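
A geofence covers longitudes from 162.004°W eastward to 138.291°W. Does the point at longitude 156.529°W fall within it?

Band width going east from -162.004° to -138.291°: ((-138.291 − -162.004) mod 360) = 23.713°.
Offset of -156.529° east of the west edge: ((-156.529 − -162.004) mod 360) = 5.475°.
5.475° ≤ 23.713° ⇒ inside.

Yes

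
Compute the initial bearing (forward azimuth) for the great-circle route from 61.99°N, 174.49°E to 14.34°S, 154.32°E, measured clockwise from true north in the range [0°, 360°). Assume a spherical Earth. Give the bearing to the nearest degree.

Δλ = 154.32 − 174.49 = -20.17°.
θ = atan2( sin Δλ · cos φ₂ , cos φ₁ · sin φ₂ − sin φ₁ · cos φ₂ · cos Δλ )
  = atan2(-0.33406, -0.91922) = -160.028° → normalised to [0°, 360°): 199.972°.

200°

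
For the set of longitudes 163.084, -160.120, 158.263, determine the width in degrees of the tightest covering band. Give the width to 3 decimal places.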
---
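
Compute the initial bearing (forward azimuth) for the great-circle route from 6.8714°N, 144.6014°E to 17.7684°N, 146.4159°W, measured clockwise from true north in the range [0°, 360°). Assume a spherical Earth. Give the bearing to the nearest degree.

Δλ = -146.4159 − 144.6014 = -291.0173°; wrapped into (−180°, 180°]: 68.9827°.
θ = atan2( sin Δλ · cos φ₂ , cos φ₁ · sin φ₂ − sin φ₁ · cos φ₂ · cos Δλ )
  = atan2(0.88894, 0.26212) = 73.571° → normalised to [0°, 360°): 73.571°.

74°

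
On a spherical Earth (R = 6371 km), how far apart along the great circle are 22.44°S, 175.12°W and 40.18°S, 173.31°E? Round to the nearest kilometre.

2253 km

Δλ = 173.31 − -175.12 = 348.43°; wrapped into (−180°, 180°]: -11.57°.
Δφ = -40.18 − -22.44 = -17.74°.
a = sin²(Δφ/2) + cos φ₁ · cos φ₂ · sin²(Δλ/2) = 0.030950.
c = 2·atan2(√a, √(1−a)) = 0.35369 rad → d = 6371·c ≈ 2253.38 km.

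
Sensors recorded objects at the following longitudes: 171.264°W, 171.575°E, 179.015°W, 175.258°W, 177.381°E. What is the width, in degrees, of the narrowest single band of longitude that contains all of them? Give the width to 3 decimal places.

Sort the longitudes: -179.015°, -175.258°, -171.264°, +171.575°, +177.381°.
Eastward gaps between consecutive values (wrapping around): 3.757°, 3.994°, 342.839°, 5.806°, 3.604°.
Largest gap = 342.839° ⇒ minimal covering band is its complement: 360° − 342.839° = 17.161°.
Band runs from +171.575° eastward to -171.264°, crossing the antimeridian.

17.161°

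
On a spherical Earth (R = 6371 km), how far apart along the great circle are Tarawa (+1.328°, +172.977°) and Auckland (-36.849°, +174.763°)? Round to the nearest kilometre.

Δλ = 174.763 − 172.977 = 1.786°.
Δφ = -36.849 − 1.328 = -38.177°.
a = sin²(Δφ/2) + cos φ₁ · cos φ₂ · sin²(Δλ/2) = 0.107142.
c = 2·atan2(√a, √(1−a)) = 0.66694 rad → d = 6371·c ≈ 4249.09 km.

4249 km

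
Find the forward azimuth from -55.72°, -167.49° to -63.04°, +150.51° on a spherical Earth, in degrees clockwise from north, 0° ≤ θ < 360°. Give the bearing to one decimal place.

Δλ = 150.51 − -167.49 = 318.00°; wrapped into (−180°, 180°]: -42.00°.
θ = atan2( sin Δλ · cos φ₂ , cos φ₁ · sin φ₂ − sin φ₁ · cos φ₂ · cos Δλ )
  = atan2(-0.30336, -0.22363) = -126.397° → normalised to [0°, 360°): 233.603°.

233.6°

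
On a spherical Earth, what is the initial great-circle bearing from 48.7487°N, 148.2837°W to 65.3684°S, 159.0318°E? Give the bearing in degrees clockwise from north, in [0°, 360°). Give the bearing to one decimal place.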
--
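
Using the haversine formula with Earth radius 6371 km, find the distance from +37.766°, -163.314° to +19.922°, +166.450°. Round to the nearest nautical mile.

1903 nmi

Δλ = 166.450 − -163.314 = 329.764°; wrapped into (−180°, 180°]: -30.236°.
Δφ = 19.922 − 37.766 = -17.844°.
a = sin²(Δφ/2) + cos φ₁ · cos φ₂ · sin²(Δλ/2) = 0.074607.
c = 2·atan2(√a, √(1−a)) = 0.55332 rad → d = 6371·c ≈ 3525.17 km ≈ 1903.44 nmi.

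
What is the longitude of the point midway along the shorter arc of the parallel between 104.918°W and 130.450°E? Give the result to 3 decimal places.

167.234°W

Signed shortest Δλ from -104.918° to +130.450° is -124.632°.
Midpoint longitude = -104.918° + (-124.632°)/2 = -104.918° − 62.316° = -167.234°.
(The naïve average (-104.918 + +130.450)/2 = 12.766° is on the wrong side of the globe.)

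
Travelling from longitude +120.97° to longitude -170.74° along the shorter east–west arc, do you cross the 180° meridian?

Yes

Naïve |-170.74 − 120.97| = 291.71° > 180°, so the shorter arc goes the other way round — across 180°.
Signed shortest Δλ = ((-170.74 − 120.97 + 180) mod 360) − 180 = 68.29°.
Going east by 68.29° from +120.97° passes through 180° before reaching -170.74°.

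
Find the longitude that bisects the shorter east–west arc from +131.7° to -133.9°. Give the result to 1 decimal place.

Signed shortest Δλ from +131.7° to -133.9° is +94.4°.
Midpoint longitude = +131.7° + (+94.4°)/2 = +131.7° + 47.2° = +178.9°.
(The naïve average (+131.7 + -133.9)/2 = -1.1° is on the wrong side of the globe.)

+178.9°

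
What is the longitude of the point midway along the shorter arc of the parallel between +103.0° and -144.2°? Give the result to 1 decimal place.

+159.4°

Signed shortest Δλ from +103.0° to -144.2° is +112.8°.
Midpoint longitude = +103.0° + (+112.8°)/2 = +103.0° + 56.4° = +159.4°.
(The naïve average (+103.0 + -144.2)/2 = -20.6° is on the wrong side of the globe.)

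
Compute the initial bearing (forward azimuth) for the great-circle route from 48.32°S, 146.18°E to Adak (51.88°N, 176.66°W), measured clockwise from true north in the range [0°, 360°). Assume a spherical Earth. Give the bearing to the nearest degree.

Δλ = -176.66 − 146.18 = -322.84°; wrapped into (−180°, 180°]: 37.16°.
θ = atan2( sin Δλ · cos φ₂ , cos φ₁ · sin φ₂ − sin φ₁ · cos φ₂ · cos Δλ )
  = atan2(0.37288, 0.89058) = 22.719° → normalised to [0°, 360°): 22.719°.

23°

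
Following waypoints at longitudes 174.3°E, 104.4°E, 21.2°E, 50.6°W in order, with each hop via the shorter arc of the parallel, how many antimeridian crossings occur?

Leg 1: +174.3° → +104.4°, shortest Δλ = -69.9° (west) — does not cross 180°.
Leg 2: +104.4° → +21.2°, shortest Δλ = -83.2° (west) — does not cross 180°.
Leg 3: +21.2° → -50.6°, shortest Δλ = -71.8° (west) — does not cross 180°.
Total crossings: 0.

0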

• _Instructions to follow_: Using the material above, transcribe exactly the lines from the line with "Find the forward" to the line with "On a spherical Earth, what"; both count, and nothing else goes in.

• _Result of this task_:
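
Find the forward azimuth from -55.72°, -167.49° to -63.04°, +150.51° on a spherical Earth, in degrees clockwise from north, 0° ≤ θ < 360°. Give the bearing to one decimal place.

Δλ = 150.51 − -167.49 = 318.00°; wrapped into (−180°, 180°]: -42.00°.
θ = atan2( sin Δλ · cos φ₂ , cos φ₁ · sin φ₂ − sin φ₁ · cos φ₂ · cos Δλ )
  = atan2(-0.30336, -0.22363) = -126.397° → normalised to [0°, 360°): 233.603°.

233.6°

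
On a spherical Earth, what is the initial great-circle bearing from 48.7487°N, 148.2837°W to 65.3684°S, 159.0318°E? Give the bearing in degrees clockwise from north, in [0°, 360°). Give the bearing to one decimal place.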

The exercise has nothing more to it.